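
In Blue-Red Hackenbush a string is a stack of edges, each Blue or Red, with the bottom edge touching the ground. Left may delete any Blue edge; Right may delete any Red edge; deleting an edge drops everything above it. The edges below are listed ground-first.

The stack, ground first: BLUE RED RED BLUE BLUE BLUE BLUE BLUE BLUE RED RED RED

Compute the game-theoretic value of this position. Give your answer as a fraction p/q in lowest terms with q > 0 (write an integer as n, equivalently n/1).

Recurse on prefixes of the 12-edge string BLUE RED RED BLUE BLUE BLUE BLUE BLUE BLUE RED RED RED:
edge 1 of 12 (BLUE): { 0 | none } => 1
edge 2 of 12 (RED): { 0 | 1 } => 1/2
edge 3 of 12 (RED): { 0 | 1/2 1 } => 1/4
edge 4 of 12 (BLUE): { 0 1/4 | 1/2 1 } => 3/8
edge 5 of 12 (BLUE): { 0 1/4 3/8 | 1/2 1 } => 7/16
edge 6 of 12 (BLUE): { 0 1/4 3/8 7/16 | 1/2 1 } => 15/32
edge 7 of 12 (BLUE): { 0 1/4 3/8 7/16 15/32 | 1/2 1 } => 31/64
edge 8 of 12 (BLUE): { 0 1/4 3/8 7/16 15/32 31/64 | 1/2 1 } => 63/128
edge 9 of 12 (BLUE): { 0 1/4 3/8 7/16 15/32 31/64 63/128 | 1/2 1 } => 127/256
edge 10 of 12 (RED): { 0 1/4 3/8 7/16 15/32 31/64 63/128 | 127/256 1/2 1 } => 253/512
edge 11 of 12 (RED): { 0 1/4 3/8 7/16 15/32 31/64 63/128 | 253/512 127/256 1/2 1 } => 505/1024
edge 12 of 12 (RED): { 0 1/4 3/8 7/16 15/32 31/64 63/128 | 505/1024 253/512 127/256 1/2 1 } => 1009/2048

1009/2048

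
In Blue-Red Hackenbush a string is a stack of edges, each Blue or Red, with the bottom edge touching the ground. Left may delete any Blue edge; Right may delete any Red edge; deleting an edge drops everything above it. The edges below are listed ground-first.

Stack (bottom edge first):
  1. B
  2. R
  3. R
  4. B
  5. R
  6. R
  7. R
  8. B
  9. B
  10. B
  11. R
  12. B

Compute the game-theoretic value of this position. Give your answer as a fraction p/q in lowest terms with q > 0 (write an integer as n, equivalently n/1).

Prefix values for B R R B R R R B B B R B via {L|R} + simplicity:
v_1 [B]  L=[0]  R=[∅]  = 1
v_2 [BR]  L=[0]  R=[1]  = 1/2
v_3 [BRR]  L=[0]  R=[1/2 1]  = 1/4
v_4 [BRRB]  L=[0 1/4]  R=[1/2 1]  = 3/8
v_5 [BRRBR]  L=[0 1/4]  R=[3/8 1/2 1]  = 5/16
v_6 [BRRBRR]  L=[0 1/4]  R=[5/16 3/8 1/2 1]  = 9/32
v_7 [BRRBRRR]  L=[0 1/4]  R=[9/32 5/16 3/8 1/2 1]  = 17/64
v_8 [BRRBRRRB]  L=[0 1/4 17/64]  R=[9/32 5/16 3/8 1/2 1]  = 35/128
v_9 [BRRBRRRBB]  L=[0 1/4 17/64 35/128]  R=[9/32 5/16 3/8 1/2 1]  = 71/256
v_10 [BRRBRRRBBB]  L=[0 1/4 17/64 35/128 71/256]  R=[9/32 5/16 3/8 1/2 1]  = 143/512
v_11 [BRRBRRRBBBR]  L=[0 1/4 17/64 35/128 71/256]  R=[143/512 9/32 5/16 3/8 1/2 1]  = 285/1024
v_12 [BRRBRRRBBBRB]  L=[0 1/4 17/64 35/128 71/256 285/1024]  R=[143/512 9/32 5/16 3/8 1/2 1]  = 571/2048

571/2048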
...
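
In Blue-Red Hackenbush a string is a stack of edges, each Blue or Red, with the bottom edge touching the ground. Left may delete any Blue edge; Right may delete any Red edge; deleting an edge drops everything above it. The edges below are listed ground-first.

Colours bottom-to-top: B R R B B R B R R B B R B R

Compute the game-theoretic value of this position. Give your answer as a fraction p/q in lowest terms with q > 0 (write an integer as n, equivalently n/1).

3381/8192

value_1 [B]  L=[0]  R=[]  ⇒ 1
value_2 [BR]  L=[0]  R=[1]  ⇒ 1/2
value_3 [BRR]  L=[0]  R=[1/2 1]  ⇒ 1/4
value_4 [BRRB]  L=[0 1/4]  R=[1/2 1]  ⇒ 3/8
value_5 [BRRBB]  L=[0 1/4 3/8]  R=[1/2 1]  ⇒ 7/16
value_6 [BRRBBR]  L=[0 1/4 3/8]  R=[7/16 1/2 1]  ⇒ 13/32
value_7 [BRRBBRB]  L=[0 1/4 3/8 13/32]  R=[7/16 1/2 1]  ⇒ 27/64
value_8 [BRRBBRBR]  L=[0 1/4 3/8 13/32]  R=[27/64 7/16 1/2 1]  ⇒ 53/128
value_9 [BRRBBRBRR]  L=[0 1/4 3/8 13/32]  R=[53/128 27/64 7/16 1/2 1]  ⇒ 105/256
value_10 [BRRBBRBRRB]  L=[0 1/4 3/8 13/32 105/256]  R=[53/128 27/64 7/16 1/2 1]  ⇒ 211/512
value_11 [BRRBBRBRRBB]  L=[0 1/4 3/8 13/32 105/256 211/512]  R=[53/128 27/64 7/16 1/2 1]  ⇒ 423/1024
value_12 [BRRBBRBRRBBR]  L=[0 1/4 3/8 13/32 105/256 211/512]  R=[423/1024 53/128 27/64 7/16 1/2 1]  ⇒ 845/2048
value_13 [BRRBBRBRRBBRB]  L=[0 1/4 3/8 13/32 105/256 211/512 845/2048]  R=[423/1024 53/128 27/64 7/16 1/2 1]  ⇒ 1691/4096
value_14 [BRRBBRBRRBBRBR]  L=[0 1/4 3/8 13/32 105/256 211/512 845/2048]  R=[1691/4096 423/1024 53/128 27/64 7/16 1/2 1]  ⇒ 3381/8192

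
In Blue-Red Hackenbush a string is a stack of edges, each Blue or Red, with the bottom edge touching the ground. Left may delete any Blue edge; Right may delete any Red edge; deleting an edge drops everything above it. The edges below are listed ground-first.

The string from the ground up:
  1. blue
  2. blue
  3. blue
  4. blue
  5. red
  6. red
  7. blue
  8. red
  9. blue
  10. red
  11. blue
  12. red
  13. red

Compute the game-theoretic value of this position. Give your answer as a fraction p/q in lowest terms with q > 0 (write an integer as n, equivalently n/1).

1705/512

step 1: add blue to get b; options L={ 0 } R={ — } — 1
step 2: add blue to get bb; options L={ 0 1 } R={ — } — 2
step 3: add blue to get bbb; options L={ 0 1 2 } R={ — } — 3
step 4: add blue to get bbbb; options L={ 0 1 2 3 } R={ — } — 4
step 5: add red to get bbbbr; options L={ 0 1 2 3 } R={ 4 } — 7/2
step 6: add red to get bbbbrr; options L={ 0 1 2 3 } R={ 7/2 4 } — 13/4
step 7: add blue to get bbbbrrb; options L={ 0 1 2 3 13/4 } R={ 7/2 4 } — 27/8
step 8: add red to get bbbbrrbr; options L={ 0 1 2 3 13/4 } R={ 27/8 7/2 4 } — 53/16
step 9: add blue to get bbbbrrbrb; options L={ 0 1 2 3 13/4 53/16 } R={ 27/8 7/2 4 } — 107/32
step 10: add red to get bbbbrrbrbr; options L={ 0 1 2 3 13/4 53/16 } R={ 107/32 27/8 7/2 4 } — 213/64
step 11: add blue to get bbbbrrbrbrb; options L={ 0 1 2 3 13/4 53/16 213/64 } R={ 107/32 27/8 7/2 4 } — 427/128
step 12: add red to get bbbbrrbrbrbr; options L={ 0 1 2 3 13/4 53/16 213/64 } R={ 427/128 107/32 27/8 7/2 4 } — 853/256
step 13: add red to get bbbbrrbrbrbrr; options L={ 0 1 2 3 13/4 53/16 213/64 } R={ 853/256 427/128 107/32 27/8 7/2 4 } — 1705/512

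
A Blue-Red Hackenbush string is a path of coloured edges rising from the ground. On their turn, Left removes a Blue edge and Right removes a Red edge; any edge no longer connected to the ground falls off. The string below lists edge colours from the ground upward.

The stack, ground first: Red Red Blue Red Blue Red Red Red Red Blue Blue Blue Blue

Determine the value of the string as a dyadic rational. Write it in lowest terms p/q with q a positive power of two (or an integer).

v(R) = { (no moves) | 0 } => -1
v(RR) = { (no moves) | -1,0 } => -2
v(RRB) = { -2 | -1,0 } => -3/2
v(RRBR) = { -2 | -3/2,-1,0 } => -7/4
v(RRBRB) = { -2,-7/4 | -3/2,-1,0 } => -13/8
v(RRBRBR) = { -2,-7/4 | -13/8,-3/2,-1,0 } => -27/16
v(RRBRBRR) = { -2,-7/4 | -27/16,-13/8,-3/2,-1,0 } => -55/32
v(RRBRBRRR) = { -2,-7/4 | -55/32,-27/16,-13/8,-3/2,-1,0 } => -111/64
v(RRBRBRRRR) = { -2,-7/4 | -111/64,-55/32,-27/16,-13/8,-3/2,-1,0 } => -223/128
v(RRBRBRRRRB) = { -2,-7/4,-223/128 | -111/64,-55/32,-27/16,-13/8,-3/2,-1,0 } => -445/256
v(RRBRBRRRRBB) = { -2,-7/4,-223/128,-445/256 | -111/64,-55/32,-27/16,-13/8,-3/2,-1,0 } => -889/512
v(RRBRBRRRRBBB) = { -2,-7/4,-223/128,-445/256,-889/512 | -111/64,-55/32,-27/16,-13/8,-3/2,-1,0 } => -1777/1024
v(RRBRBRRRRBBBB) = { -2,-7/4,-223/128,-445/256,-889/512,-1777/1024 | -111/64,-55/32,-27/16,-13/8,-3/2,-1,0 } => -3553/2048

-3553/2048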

**What is expected:** In the records above, find each line with the word "from" and copy it out.

**Reply:**
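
The string from the ground up:
A Blue-Red Hackenbush string is a path of coloured edges rising from the ground. On their turn, Left removes a Blue edge and Right removes a Red edge; any edge no longer connected to the ground falls off. The string below lists edge colours from the ground upward.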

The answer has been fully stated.